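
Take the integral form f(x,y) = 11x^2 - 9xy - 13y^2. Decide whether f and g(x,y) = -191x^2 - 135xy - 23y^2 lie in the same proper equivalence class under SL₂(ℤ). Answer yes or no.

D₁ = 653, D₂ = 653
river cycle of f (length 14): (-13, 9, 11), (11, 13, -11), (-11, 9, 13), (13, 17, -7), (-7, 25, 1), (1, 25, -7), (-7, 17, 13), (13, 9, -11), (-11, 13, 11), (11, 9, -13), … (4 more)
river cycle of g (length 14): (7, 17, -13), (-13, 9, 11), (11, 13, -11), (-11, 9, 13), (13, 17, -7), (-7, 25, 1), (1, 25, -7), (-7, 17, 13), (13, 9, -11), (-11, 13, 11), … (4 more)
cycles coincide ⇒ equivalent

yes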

To do:
Each line above must be reproduced exactly.

Written solution:
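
Take the integral form f(x,y) = 11x^2 - 9xy - 13y^2. Decide whether f and g(x,y) = -191x^2 - 135xy - 23y^2 lie in the same proper equivalence class under SL₂(ℤ). Answer yes or no.

D₁ = 653, D₂ = 653
river cycle of f (length 14): (-13, 9, 11), (11, 13, -11), (-11, 9, 13), (13, 17, -7), (-7, 25, 1), (1, 25, -7), (-7, 17, 13), (13, 9, -11), (-11, 13, 11), (11, 9, -13), … (4 more)
river cycle of g (length 14): (7, 17, -13), (-13, 9, 11), (11, 13, -11), (-11, 9, 13), (13, 17, -7), (-7, 25, 1), (1, 25, -7), (-7, 17, 13), (13, 9, -11), (-11, 13, 11), … (4 more)
cycles coincide ⇒ equivalent

yes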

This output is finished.